ASSIGNMENT
Every entry needs to appear again exactly as written below.

===

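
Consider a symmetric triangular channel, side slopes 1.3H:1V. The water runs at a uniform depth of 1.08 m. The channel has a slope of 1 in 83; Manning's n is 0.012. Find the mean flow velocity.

For a triangular section with side slope z = 1.3: A = zy² = 1.3×1.08² = 1.516 m²; P = 2y√(1+z²) = 2×1.08×1.64 = 3.543 m.
Hydraulic radius R = A/P = 1.516/3.543 = 0.428 m.
From Manning's equation, V = (1/n) R^(2/3) S^(1/2) = (1/0.012) × 0.428^(2/3) × 0.01205^(1/2) = 5.2 m/s.

V = 5.2 m/s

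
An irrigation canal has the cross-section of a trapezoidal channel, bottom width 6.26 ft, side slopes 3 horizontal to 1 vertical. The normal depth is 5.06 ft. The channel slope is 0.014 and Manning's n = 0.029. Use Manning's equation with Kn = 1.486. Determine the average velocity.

With bottom width b = 6.26 ft and side slope z = 3: A = (b + zy)y = (6.26 + 3×5.06)×5.06 = 108.5 ft²; P = b + 2y√(1+z²) = 6.26 + 2×5.06×3.162 = 38.26 ft.
Hydraulic radius R = A/P = 108.5/38.26 = 2.835 ft.
From Manning's equation, V = (1.486/n) R^(2/3) S^(1/2) = (1.486/0.029) × 2.835^(2/3) × 0.014^(1/2) = 12.1 ft/s.

V = 12.1 ft/s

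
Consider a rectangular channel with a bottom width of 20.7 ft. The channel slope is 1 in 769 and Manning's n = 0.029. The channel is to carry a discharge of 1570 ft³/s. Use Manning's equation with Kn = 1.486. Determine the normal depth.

Manning's equation rearranged: A R^(2/3) = nQ / (1.486·√S) = 0.029 × 1570 / (1.486 × √0.0013) = 849.7.
Try y = 14.6 ft: A R^(2/3) = 1004 — over.
Try y = 11.1 ft: A R^(2/3) = 703.4 — short.
Try y = 12.8 ft: A R^(2/3) = 847.7 — matches.

y_n = 12.8 ft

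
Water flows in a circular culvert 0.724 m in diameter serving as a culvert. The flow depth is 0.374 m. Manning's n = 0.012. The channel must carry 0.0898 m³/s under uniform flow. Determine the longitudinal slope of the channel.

For a circular section of diameter D = 0.724 m at depth y = 0.374 m, the central angle is θ = 2 arccos(1 − 2y/D) = 3.208 rad. Then A = (D²/8)(θ − sin θ) = 0.2145 m² and P = Dθ/2 = 1.161 m.
Hydraulic radius R = A/P = 0.2145/1.161 = 0.1847 m.
From Manning's equation, S = [nQ / (1 A R^(2/3))]² = [0.012 × 0.0898 / (1 × 0.2145 × 0.1847^(2/3))]² = 0.00024.

S = 0.00024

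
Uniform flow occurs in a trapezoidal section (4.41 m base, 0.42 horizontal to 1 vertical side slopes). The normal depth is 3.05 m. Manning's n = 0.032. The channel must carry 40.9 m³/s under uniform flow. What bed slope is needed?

With bottom width b = 4.41 m and side slope z = 0.42: A = (b + zy)y = (4.41 + 0.42×3.05)×3.05 = 17.36 m²; P = b + 2y√(1+z²) = 4.41 + 2×3.05×1.085 = 11.03 m.
Hydraulic radius R = A/P = 17.36/11.03 = 1.574 m.
From Manning's equation, S = [nQ / (1 A R^(2/3))]² = [0.032 × 40.9 / (1 × 17.36 × 1.574^(2/3))]² = 0.0031.

S = 0.0031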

===

REPLY TO THE TASK
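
Consider a symmetric triangular channel, side slopes 1.3H:1V. The water runs at a uniform depth of 1.08 m. The channel has a slope of 1 in 83; Manning's n is 0.012. Find the mean flow velocity.

For a triangular section with side slope z = 1.3: A = zy² = 1.3×1.08² = 1.516 m²; P = 2y√(1+z²) = 2×1.08×1.64 = 3.543 m.
Hydraulic radius R = A/P = 1.516/3.543 = 0.428 m.
From Manning's equation, V = (1/n) R^(2/3) S^(1/2) = (1/0.012) × 0.428^(2/3) × 0.01205^(1/2) = 5.2 m/s.

V = 5.2 m/s

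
An irrigation canal has the cross-section of a trapezoidal channel, bottom width 6.26 ft, side slopes 3 horizontal to 1 vertical. The normal depth is 5.06 ft. The channel slope is 0.014 and Manning's n = 0.029. Use Manning's equation with Kn = 1.486. Determine the average velocity.

With bottom width b = 6.26 ft and side slope z = 3: A = (b + zy)y = (6.26 + 3×5.06)×5.06 = 108.5 ft²; P = b + 2y√(1+z²) = 6.26 + 2×5.06×3.162 = 38.26 ft.
Hydraulic radius R = A/P = 108.5/38.26 = 2.835 ft.
From Manning's equation, V = (1.486/n) R^(2/3) S^(1/2) = (1.486/0.029) × 2.835^(2/3) × 0.014^(1/2) = 12.1 ft/s.

V = 12.1 ft/s

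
Consider a rectangular channel with a bottom width of 20.7 ft. The channel slope is 1 in 769 and Manning's n = 0.029. The channel is to carry a discharge of 1570 ft³/s. Use Manning's equation with Kn = 1.486. Determine the normal depth.

Manning's equation rearranged: A R^(2/3) = nQ / (1.486·√S) = 0.029 × 1570 / (1.486 × √0.0013) = 849.7.
Try y = 14.6 ft: A R^(2/3) = 1004 — over.
Try y = 11.1 ft: A R^(2/3) = 703.4 — short.
Try y = 12.8 ft: A R^(2/3) = 847.7 — matches.

y_n = 12.8 ft

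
Water flows in a circular culvert 0.724 m in diameter serving as a culvert. The flow depth is 0.374 m. Manning's n = 0.012. The channel must carry 0.0898 m³/s under uniform flow. Determine the longitudinal slope of the channel.

For a circular section of diameter D = 0.724 m at depth y = 0.374 m, the central angle is θ = 2 arccos(1 − 2y/D) = 3.208 rad. Then A = (D²/8)(θ − sin θ) = 0.2145 m² and P = Dθ/2 = 1.161 m.
Hydraulic radius R = A/P = 0.2145/1.161 = 0.1847 m.
From Manning's equation, S = [nQ / (1 A R^(2/3))]² = [0.012 × 0.0898 / (1 × 0.2145 × 0.1847^(2/3))]² = 0.00024.

S = 0.00024

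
Uniform flow occurs in a trapezoidal section (4.41 m base, 0.42 horizontal to 1 vertical side slopes). The normal depth is 3.05 m. Manning's n = 0.032. The channel must carry 40.9 m³/s under uniform flow. What bed slope is needed?

With bottom width b = 4.41 m and side slope z = 0.42: A = (b + zy)y = (4.41 + 0.42×3.05)×3.05 = 17.36 m²; P = b + 2y√(1+z²) = 4.41 + 2×3.05×1.085 = 11.03 m.
Hydraulic radius R = A/P = 17.36/11.03 = 1.574 m.
From Manning's equation, S = [nQ / (1 A R^(2/3))]² = [0.032 × 40.9 / (1 × 17.36 × 1.574^(2/3))]² = 0.0031.

S = 0.0031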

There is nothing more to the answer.